Exercise goal: Could you transcribe the whole listing, keeping every line exactly the same?
-- Data supplied follows --
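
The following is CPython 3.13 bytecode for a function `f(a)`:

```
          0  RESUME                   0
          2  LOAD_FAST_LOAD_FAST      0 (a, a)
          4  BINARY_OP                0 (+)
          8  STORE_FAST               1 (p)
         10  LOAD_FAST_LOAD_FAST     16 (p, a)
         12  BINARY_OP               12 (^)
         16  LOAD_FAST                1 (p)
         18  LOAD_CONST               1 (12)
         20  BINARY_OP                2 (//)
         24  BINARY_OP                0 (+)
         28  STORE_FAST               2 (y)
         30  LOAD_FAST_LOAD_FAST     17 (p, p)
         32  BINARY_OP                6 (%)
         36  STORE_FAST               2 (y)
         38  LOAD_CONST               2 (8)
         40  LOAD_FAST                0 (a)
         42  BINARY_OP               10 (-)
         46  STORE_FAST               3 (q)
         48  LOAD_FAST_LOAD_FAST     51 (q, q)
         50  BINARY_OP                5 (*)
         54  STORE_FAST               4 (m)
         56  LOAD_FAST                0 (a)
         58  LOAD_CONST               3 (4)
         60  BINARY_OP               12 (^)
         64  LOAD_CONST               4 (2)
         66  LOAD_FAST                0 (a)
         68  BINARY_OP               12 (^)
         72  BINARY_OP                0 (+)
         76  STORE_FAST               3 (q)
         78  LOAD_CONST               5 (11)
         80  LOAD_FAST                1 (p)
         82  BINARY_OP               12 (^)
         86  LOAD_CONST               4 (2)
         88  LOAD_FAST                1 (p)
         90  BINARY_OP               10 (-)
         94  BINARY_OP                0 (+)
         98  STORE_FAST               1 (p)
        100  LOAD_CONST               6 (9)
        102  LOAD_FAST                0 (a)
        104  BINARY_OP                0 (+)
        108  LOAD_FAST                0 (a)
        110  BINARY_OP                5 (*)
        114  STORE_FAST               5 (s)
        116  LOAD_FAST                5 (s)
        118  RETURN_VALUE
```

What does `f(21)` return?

630

LOAD_FAST_LOAD_FAST a,a → push 21,21. Stack: [21, 21]
BINARY_OP + → 21 + 21 = 42. Stack: [42]
STORE_FAST p → p=42. Stack: []
LOAD_FAST_LOAD_FAST p,a → push 42,21. Stack: [42, 21]
BINARY_OP ^ → 42 ^ 21 = 63. Stack: [63]
LOAD_FAST p → push 42. Stack: [63, 42]
LOAD_CONST → push 12. Stack: [63, 42, 12]
BINARY_OP // → 42 // 12 = 3. Stack: [63, 3]
BINARY_OP + → 63 + 3 = 66. Stack: [66]
STORE_FAST y → y=66. Stack: []
LOAD_FAST_LOAD_FAST p,p → push 42,42. Stack: [42, 42]
BINARY_OP % → 42 % 42 = 0. Stack: [0]
STORE_FAST y → y=0. Stack: []
LOAD_CONST → push 8. Stack: [8]
LOAD_FAST a → push 21. Stack: [8, 21]
BINARY_OP - → 8 - 21 = -13. Stack: [-13]
STORE_FAST q → q=-13. Stack: []
LOAD_FAST_LOAD_FAST q,q → push -13,-13. Stack: [-13, -13]
BINARY_OP * → -13 * -13 = 169. Stack: [169]
STORE_FAST m → m=169. Stack: []
LOAD_FAST a → push 21. Stack: [21]
LOAD_CONST → push 4. Stack: [21, 4]
BINARY_OP ^ → 21 ^ 4 = 17. Stack: [17]
LOAD_CONST → push 2. Stack: [17, 2]
LOAD_FAST a → push 21. Stack: [17, 2, 21]
BINARY_OP ^ → 2 ^ 21 = 23. Stack: [17, 23]
BINARY_OP + → 17 + 23 = 40. Stack: [40]
STORE_FAST q → q=40. Stack: []
LOAD_CONST → push 11. Stack: [11]
LOAD_FAST p → push 42. Stack: [11, 42]
BINARY_OP ^ → 11 ^ 42 = 33. Stack: [33]
LOAD_CONST → push 2. Stack: [33, 2]
LOAD_FAST p → push 42. Stack: [33, 2, 42]
BINARY_OP - → 2 - 42 = -40. Stack: [33, -40]
BINARY_OP + → 33 + -40 = -7. Stack: [-7]
STORE_FAST p → p=-7. Stack: []
LOAD_CONST → push 9. Stack: [9]
LOAD_FAST a → push 21. Stack: [9, 21]
BINARY_OP + → 9 + 21 = 30. Stack: [30]
LOAD_FAST a → push 21. Stack: [30, 21]
BINARY_OP * → 30 * 21 = 630. Stack: [630]
STORE_FAST s → s=630. Stack: []
LOAD_FAST s → push 630. Stack: [630]
RETURN_VALUE → return 630.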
-- Data supplied concluded --
Answer box:
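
The following is CPython 3.13 bytecode for a function `f(a)`:

```
          0  RESUME                   0
          2  LOAD_FAST_LOAD_FAST      0 (a, a)
          4  BINARY_OP                0 (+)
          8  STORE_FAST               1 (p)
         10  LOAD_FAST_LOAD_FAST     16 (p, a)
         12  BINARY_OP               12 (^)
         16  LOAD_FAST                1 (p)
         18  LOAD_CONST               1 (12)
         20  BINARY_OP                2 (//)
         24  BINARY_OP                0 (+)
         28  STORE_FAST               2 (y)
         30  LOAD_FAST_LOAD_FAST     17 (p, p)
         32  BINARY_OP                6 (%)
         36  STORE_FAST               2 (y)
         38  LOAD_CONST               2 (8)
         40  LOAD_FAST                0 (a)
         42  BINARY_OP               10 (-)
         46  STORE_FAST               3 (q)
         48  LOAD_FAST_LOAD_FAST     51 (q, q)
         50  BINARY_OP                5 (*)
         54  STORE_FAST               4 (m)
         56  LOAD_FAST                0 (a)
         58  LOAD_CONST               3 (4)
         60  BINARY_OP               12 (^)
         64  LOAD_CONST               4 (2)
         66  LOAD_FAST                0 (a)
         68  BINARY_OP               12 (^)
         72  BINARY_OP                0 (+)
         76  STORE_FAST               3 (q)
         78  LOAD_CONST               5 (11)
         80  LOAD_FAST                1 (p)
         82  BINARY_OP               12 (^)
         86  LOAD_CONST               4 (2)
         88  LOAD_FAST                1 (p)
         90  BINARY_OP               10 (-)
         94  BINARY_OP                0 (+)
         98  STORE_FAST               1 (p)
        100  LOAD_CONST               6 (9)
        102  LOAD_FAST                0 (a)
        104  BINARY_OP                0 (+)
        108  LOAD_FAST                0 (a)
        110  BINARY_OP                5 (*)
        114  STORE_FAST               5 (s)
        116  LOAD_FAST                5 (s)
        118  RETURN_VALUE
```

What does `f(21)` return?

630

LOAD_FAST_LOAD_FAST a,a → push 21,21. Stack: [21, 21]
BINARY_OP + → 21 + 21 = 42. Stack: [42]
STORE_FAST p → p=42. Stack: []
LOAD_FAST_LOAD_FAST p,a → push 42,21. Stack: [42, 21]
BINARY_OP ^ → 42 ^ 21 = 63. Stack: [63]
LOAD_FAST p → push 42. Stack: [63, 42]
LOAD_CONST → push 12. Stack: [63, 42, 12]
BINARY_OP // → 42 // 12 = 3. Stack: [63, 3]
BINARY_OP + → 63 + 3 = 66. Stack: [66]
STORE_FAST y → y=66. Stack: []
LOAD_FAST_LOAD_FAST p,p → push 42,42. Stack: [42, 42]
BINARY_OP % → 42 % 42 = 0. Stack: [0]
STORE_FAST y → y=0. Stack: []
LOAD_CONST → push 8. Stack: [8]
LOAD_FAST a → push 21. Stack: [8, 21]
BINARY_OP - → 8 - 21 = -13. Stack: [-13]
STORE_FAST q → q=-13. Stack: []
LOAD_FAST_LOAD_FAST q,q → push -13,-13. Stack: [-13, -13]
BINARY_OP * → -13 * -13 = 169. Stack: [169]
STORE_FAST m → m=169. Stack: []
LOAD_FAST a → push 21. Stack: [21]
LOAD_CONST → push 4. Stack: [21, 4]
BINARY_OP ^ → 21 ^ 4 = 17. Stack: [17]
LOAD_CONST → push 2. Stack: [17, 2]
LOAD_FAST a → push 21. Stack: [17, 2, 21]
BINARY_OP ^ → 2 ^ 21 = 23. Stack: [17, 23]
BINARY_OP + → 17 + 23 = 40. Stack: [40]
STORE_FAST q → q=40. Stack: []
LOAD_CONST → push 11. Stack: [11]
LOAD_FAST p → push 42. Stack: [11, 42]
BINARY_OP ^ → 11 ^ 42 = 33. Stack: [33]
LOAD_CONST → push 2. Stack: [33, 2]
LOAD_FAST p → push 42. Stack: [33, 2, 42]
BINARY_OP - → 2 - 42 = -40. Stack: [33, -40]
BINARY_OP + → 33 + -40 = -7. Stack: [-7]
STORE_FAST p → p=-7. Stack: []
LOAD_CONST → push 9. Stack: [9]
LOAD_FAST a → push 21. Stack: [9, 21]
BINARY_OP + → 9 + 21 = 30. Stack: [30]
LOAD_FAST a → push 21. Stack: [30, 21]
BINARY_OP * → 30 * 21 = 630. Stack: [630]
STORE_FAST s → s=630. Stack: []
LOAD_FAST s → push 630. Stack: [630]
RETURN_VALUE → return 630.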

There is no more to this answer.